## TRY IT
The entries underneath need to be duplicated exactly, with none omitted.

Collected data entries
....

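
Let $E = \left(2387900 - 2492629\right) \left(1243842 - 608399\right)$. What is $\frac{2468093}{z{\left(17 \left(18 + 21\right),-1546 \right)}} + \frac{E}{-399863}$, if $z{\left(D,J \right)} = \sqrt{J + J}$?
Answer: $\frac{66549309947}{399863} - \frac{2468093 i \sqrt{773}}{1546} \approx 1.6643 \cdot 10^{5} - 44386.0 i$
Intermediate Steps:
$z{\left(D,J \right)} = \sqrt{2} \sqrt{J}$ ($z{\left(D,J \right)} = \sqrt{2 J} = \sqrt{2} \sqrt{J}$)
$E = -66549309947$ ($E = \left(-104729\right) 635443 = -66549309947$)
$\frac{2468093}{z{\left(17 \left(18 + 21\right),-1546 \right)}} + \frac{E}{-399863} = \frac{2468093}{\sqrt{2} \sqrt{-1546}} - \frac{66549309947}{-399863} = \frac{2468093}{\sqrt{2} i \sqrt{1546}} - - \frac{66549309947}{399863} = \frac{2468093}{2 i \sqrt{773}} + \frac{66549309947}{399863} = 2468093 \left(- \frac{i \sqrt{773}}{1546}\right) + \frac{66549309947}{399863} = - \frac{2468093 i \sqrt{773}}{1546} + \frac{66549309947}{399863} = \frac{66549309947}{399863} - \frac{2468093 i \sqrt{773}}{1546}$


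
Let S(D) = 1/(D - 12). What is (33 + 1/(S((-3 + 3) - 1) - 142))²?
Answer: 3713439844/3411409 ≈ 1088.5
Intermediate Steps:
S(D) = 1/(-12 + D)
(33 + 1/(S((-3 + 3) - 1) - 142))² = (33 + 1/(1/(-12 + ((-3 + 3) - 1)) - 142))² = (33 + 1/(1/(-12 + (0 - 1)) - 142))² = (33 + 1/(1/(-12 - 1) - 142))² = (33 + 1/(1/(-13) - 142))² = (33 + 1/(-1/13 - 142))² = (33 + 1/(-1847/13))² = (33 - 13/1847)² = (60938/1847)² = 3713439844/3411409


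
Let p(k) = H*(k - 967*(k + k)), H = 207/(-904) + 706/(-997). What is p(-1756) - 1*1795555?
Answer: -1121297169671/225322 ≈ -4.9764e+6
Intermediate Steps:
H = -844603/901288 (H = 207*(-1/904) + 706*(-1/997) = -207/904 - 706/997 = -844603/901288 ≈ -0.93711)
p(k) = 1632617599*k/901288 (p(k) = -844603*(k - 967*(k + k))/901288 = -844603*(k - 1934*k)/901288 = -(-1632617599)*k/901288 = 1632617599*k/901288)
p(-1756) - 1*1795555 = (1632617599/901288)*(-1756) - 1*1795555 = -716719125961/225322 - 1795555 = -1121297169671/225322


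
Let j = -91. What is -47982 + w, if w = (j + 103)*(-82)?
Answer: -48966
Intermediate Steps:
w = -984 (w = (-91 + 103)*(-82) = 12*(-82) = -984)
-47982 + w = -47982 - 984 = -48966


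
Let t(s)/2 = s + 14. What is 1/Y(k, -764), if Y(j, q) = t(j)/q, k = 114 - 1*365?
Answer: 382/237 ≈ 1.6118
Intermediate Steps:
t(s) = 28 + 2*s (t(s) = 2*(s + 14) = 2*(14 + s) = 28 + 2*s)
k = -251 (k = 114 - 365 = -251)
Y(j, q) = (28 + 2*j)/q
1/Y(k, -764) = 1/(2*(14 - 251)/(-764)) = 1/(2*(-1/764)*(-237)) = 1/(237/382) = 382/237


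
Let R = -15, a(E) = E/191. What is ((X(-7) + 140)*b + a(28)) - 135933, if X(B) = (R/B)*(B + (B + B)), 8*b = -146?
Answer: -105177285/764 ≈ -1.3767e+5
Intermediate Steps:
a(E) = E/191 (a(E) = E*(1/191) = E/191)
b = -73/4 (b = (⅛)*(-146) = -73/4 ≈ -18.250)
X(B) = -45 (X(B) = (-15/B)*(B + (B + B)) = (-15/B)*(B + 2*B) = (-15/B)*(3*B) = -45)
((X(-7) + 140)*b + a(28)) - 135933 = ((-45 + 140)*(-73/4) + (1/191)*28) - 135933 = (95*(-73/4) + 28/191) - 135933 = (-6935/4 + 28/191) - 135933 = -1324473/764 - 135933 = -105177285/764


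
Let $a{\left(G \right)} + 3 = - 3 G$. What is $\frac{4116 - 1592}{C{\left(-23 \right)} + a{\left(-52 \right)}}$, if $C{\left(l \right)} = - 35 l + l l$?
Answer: $\frac{2524}{1487} \approx 1.6974$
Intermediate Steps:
$a{\left(G \right)} = -3 - 3 G$
$C{\left(l \right)} = l^{2} - 35 l$ ($C{\left(l \right)} = - 35 l + l^{2} = l^{2} - 35 l$)
$\frac{4116 - 1592}{C{\left(-23 \right)} + a{\left(-52 \right)}} = \frac{4116 - 1592}{- 23 \left(-35 - 23\right) - -153} = \frac{2524}{\left(-23\right) \left(-58\right) + \left(-3 + 156\right)} = \frac{2524}{1334 + 153} = \frac{2524}{1487}$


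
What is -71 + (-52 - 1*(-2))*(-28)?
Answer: 1329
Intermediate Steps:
-71 + (-52 - 1*(-2))*(-28) = -71 + (-52 + 2)*(-28) = -71 - 50*(-28) = -71 + 1400 = 1329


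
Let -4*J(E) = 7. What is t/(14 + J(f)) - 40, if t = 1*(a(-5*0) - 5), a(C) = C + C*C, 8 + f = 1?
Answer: -1980/49 ≈ -40.408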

....

## RESULT BELOW
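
Let $E = \left(2387900 - 2492629\right) \left(1243842 - 608399\right)$. What is $\frac{2468093}{z{\left(17 \left(18 + 21\right),-1546 \right)}} + \frac{E}{-399863}$, if $z{\left(D,J \right)} = \sqrt{J + J}$?
Answer: $\frac{66549309947}{399863} - \frac{2468093 i \sqrt{773}}{1546} \approx 1.6643 \cdot 10^{5} - 44386.0 i$
Intermediate Steps:
$z{\left(D,J \right)} = \sqrt{2} \sqrt{J}$ ($z{\left(D,J \right)} = \sqrt{2 J} = \sqrt{2} \sqrt{J}$)
$E = -66549309947$ ($E = \left(-104729\right) 635443 = -66549309947$)
$\frac{2468093}{z{\left(17 \left(18 + 21\right),-1546 \right)}} + \frac{E}{-399863} = \frac{2468093}{\sqrt{2} \sqrt{-1546}} - \frac{66549309947}{-399863} = \frac{2468093}{\sqrt{2} i \sqrt{1546}} - - \frac{66549309947}{399863} = \frac{2468093}{2 i \sqrt{773}} + \frac{66549309947}{399863} = 2468093 \left(- \frac{i \sqrt{773}}{1546}\right) + \frac{66549309947}{399863} = - \frac{2468093 i \sqrt{773}}{1546} + \frac{66549309947}{399863} = \frac{66549309947}{399863} - \frac{2468093 i \sqrt{773}}{1546}$


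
Let S(D) = 1/(D - 12). What is (33 + 1/(S((-3 + 3) - 1) - 142))²?
Answer: 3713439844/3411409 ≈ 1088.5
Intermediate Steps:
S(D) = 1/(-12 + D)
(33 + 1/(S((-3 + 3) - 1) - 142))² = (33 + 1/(1/(-12 + ((-3 + 3) - 1)) - 142))² = (33 + 1/(1/(-12 + (0 - 1)) - 142))² = (33 + 1/(1/(-12 - 1) - 142))² = (33 + 1/(1/(-13) - 142))² = (33 + 1/(-1/13 - 142))² = (33 + 1/(-1847/13))² = (33 - 13/1847)² = (60938/1847)² = 3713439844/3411409


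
Let p(k) = H*(k - 967*(k + k)), H = 207/(-904) + 706/(-997). What is p(-1756) - 1*1795555?
Answer: -1121297169671/225322 ≈ -4.9764e+6
Intermediate Steps:
H = -844603/901288 (H = 207*(-1/904) + 706*(-1/997) = -207/904 - 706/997 = -844603/901288 ≈ -0.93711)
p(k) = 1632617599*k/901288 (p(k) = -844603*(k - 967*(k + k))/901288 = -844603*(k - 1934*k)/901288 = -(-1632617599)*k/901288 = 1632617599*k/901288)
p(-1756) - 1*1795555 = (1632617599/901288)*(-1756) - 1*1795555 = -716719125961/225322 - 1795555 = -1121297169671/225322


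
Let j = -91. What is -47982 + w, if w = (j + 103)*(-82)?
Answer: -48966
Intermediate Steps:
w = -984 (w = (-91 + 103)*(-82) = 12*(-82) = -984)
-47982 + w = -47982 - 984 = -48966


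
Let t(s)/2 = s + 14. What is 1/Y(k, -764), if Y(j, q) = t(j)/q, k = 114 - 1*365?
Answer: 382/237 ≈ 1.6118
Intermediate Steps:
t(s) = 28 + 2*s (t(s) = 2*(s + 14) = 2*(14 + s) = 28 + 2*s)
k = -251 (k = 114 - 365 = -251)
Y(j, q) = (28 + 2*j)/q
1/Y(k, -764) = 1/(2*(14 - 251)/(-764)) = 1/(2*(-1/764)*(-237)) = 1/(237/382) = 382/237


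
Let R = -15, a(E) = E/191. What is ((X(-7) + 140)*b + a(28)) - 135933, if X(B) = (R/B)*(B + (B + B)), 8*b = -146?
Answer: -105177285/764 ≈ -1.3767e+5
Intermediate Steps:
a(E) = E/191 (a(E) = E*(1/191) = E/191)
b = -73/4 (b = (⅛)*(-146) = -73/4 ≈ -18.250)
X(B) = -45 (X(B) = (-15/B)*(B + (B + B)) = (-15/B)*(B + 2*B) = (-15/B)*(3*B) = -45)
((X(-7) + 140)*b + a(28)) - 135933 = ((-45 + 140)*(-73/4) + (1/191)*28) - 135933 = (95*(-73/4) + 28/191) - 135933 = (-6935/4 + 28/191) - 135933 = -1324473/764 - 135933 = -105177285/764


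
Let $a{\left(G \right)} + 3 = - 3 G$. What is $\frac{4116 - 1592}{C{\left(-23 \right)} + a{\left(-52 \right)}}$, if $C{\left(l \right)} = - 35 l + l l$?
Answer: $\frac{2524}{1487} \approx 1.6974$
Intermediate Steps:
$a{\left(G \right)} = -3 - 3 G$
$C{\left(l \right)} = l^{2} - 35 l$ ($C{\left(l \right)} = - 35 l + l^{2} = l^{2} - 35 l$)
$\frac{4116 - 1592}{C{\left(-23 \right)} + a{\left(-52 \right)}} = \frac{4116 - 1592}{- 23 \left(-35 - 23\right) - -153} = \frac{2524}{\left(-23\right) \left(-58\right) + \left(-3 + 156\right)} = \frac{2524}{1334 + 153} = \frac{2524}{1487}$


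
What is -71 + (-52 - 1*(-2))*(-28)?
Answer: 1329
Intermediate Steps:
-71 + (-52 - 1*(-2))*(-28) = -71 + (-52 + 2)*(-28) = -71 - 50*(-28) = -71 + 1400 = 1329


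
Let -4*J(E) = 7. What is t/(14 + J(f)) - 40, if t = 1*(a(-5*0) - 5), a(C) = C + C*C, 8 + f = 1?
Answer: -1980/49 ≈ -40.408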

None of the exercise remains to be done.